++++ RECORDS FOR PROCESSING ++++

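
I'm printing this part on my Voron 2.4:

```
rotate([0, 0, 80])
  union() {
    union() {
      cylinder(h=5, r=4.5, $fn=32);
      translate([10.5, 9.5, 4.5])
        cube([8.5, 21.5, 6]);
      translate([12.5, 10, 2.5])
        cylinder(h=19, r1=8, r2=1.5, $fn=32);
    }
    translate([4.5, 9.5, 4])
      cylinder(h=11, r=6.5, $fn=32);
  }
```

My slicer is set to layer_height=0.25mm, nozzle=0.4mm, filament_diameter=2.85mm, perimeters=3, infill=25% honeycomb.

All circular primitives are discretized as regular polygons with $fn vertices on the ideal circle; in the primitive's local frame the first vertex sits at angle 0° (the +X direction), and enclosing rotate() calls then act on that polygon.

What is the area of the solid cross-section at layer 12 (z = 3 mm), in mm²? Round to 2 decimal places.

254.53 mm²

At z = 3 mm: the r=4.5 cylinder gives a regular 32-gon of circumradius 4.5 (constant along its height) (area = (32/2)·4.500²·sin(360°/32) = 63.21 mm²); the cube at (10.5, 9.5) is absent (z outside [4.5, 10.5]); the cone at (12.5, 10): at t=0.026 of its height the radius interpolates to r₁+(r₂−r₁)t = 7.829, giving a regular 32-gon of that circumradius (area = (32/2)·7.829²·sin(360°/32) = 191.32 mm²); Taking the union: the 2 present regions are separate (no shared area or edge), so areas and boundary lengths simply add and each stays a separate island — area = 254.53 mm²; the cylinder at (4.5, 9.5) is not intersected at this z (z outside [4, 15]); Combining (union): only that combined region is present, so the union is just that shape — area = 254.53 mm²; (rotated 80° about Z; rotation is an isometry so areas/perimeters/island counts are preserved). Overall, the cross-section has 2 separate islands. Net area = 254.53 mm².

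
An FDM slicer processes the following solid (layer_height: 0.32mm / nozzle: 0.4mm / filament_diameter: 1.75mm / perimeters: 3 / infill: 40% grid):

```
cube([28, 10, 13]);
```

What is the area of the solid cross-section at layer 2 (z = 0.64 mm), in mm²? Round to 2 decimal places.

280.00 mm²

At z = 0.64 mm: the cube (footprint 28×10) is included at this height (area 280.00 mm²). Overall, the cross-section is a single solid region. Net area = 280.00 mm².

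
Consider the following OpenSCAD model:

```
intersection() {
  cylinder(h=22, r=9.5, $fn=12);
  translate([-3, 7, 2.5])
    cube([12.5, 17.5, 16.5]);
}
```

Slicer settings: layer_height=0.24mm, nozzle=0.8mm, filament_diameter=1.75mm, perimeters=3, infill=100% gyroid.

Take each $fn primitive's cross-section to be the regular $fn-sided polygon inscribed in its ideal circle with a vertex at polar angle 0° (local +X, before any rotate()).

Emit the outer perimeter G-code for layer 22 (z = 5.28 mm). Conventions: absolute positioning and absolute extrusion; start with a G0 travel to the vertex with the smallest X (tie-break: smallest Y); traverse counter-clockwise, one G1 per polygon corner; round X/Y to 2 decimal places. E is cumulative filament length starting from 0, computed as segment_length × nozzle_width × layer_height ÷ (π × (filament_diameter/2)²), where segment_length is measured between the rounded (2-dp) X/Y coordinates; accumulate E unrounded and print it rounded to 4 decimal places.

G0 X-3.00 Y7.00 Z5.28
G1 X5.98 Y7.00 E0.7168
G1 X4.75 Y8.23 E0.8557
G1 X0.00 Y9.50 E1.2482
G1 X-3.00 Y8.70 E1.4960
G1 X-3.00 Y7.00 E1.6317

At z = 5.28 mm: the r=9.5 cylinder gives a regular 12-gon of circumradius 9.5 (constant along its height); the cube at (-3, 7) (footprint 12.5×17.5) is included at this height; Keeping only the common overlap: the 12.5×17.5 cube at (-3, 7) partially overlaps the r=9.5 cylinder; clipping to the common part keeps 15.90 mm² — 1 connected region. The outline is a single polygon with 5 vertices. Extrusion per mm of travel: 0.8 × 0.24 / (π × 0.875²) = 0.079824. Accumulating E over each segment gives final E = 1.6317.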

++++

## BRIEF:
Quote the listing in full, please, keeping every line exact.

## ANSWER BELOW:
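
I'm printing this part on my Voron 2.4:

```
rotate([0, 0, 80])
  union() {
    union() {
      cylinder(h=5, r=4.5, $fn=32);
      translate([10.5, 9.5, 4.5])
        cube([8.5, 21.5, 6]);
      translate([12.5, 10, 2.5])
        cylinder(h=19, r1=8, r2=1.5, $fn=32);
    }
    translate([4.5, 9.5, 4])
      cylinder(h=11, r=6.5, $fn=32);
  }
```

My slicer is set to layer_height=0.25mm, nozzle=0.4mm, filament_diameter=2.85mm, perimeters=3, infill=25% honeycomb.

All circular primitives are discretized as regular polygons with $fn vertices on the ideal circle; in the primitive's local frame the first vertex sits at angle 0° (the +X direction), and enclosing rotate() calls then act on that polygon.

What is the area of the solid cross-section at layer 12 (z = 3 mm), in mm²? Round to 2 decimal places.

254.53 mm²

At z = 3 mm: the r=4.5 cylinder gives a regular 32-gon of circumradius 4.5 (constant along its height) (area = (32/2)·4.500²·sin(360°/32) = 63.21 mm²); the cube at (10.5, 9.5) is absent (z outside [4.5, 10.5]); the cone at (12.5, 10): at t=0.026 of its height the radius interpolates to r₁+(r₂−r₁)t = 7.829, giving a regular 32-gon of that circumradius (area = (32/2)·7.829²·sin(360°/32) = 191.32 mm²); Taking the union: the 2 present regions are separate (no shared area or edge), so areas and boundary lengths simply add and each stays a separate island — area = 254.53 mm²; the cylinder at (4.5, 9.5) is not intersected at this z (z outside [4, 15]); Combining (union): only that combined region is present, so the union is just that shape — area = 254.53 mm²; (rotated 80° about Z; rotation is an isometry so areas/perimeters/island counts are preserved). Overall, the cross-section has 2 separate islands. Net area = 254.53 mm².

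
An FDM slicer processes the following solid (layer_height: 0.32mm / nozzle: 0.4mm / filament_diameter: 1.75mm / perimeters: 3 / infill: 40% grid):

```
cube([28, 10, 13]);
```

What is the area of the solid cross-section at layer 2 (z = 0.64 mm), in mm²? Round to 2 decimal places.

280.00 mm²

At z = 0.64 mm: the cube (footprint 28×10) is included at this height (area 280.00 mm²). Overall, the cross-section is a single solid region. Net area = 280.00 mm².

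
Consider the following OpenSCAD model:

```
intersection() {
  cylinder(h=22, r=9.5, $fn=12);
  translate([-3, 7, 2.5])
    cube([12.5, 17.5, 16.5]);
}
```

Slicer settings: layer_height=0.24mm, nozzle=0.8mm, filament_diameter=1.75mm, perimeters=3, infill=100% gyroid.

Take each $fn primitive's cross-section to be the regular $fn-sided polygon inscribed in its ideal circle with a vertex at polar angle 0° (local +X, before any rotate()).

Emit the outer perimeter G-code for layer 22 (z = 5.28 mm). Conventions: absolute positioning and absolute extrusion; start with a G0 travel to the vertex with the smallest X (tie-break: smallest Y); traverse counter-clockwise, one G1 per polygon corner; round X/Y to 2 decimal places. E is cumulative filament length starting from 0, computed as segment_length × nozzle_width × layer_height ÷ (π × (filament_diameter/2)²), where segment_length is measured between the rounded (2-dp) X/Y coordinates; accumulate E unrounded and print it rounded to 4 decimal places.

G0 X-3.00 Y7.00 Z5.28
G1 X5.98 Y7.00 E0.7168
G1 X4.75 Y8.23 E0.8557
G1 X0.00 Y9.50 E1.2482
G1 X-3.00 Y8.70 E1.4960
G1 X-3.00 Y7.00 E1.6317

At z = 5.28 mm: the r=9.5 cylinder gives a regular 12-gon of circumradius 9.5 (constant along its height); the cube at (-3, 7) (footprint 12.5×17.5) is included at this height; Keeping only the common overlap: the 12.5×17.5 cube at (-3, 7) partially overlaps the r=9.5 cylinder; clipping to the common part keeps 15.90 mm² — 1 connected region. The outline is a single polygon with 5 vertices. Extrusion per mm of travel: 0.8 × 0.24 / (π × 0.875²) = 0.079824. Accumulating E over each segment gives final E = 1.6317.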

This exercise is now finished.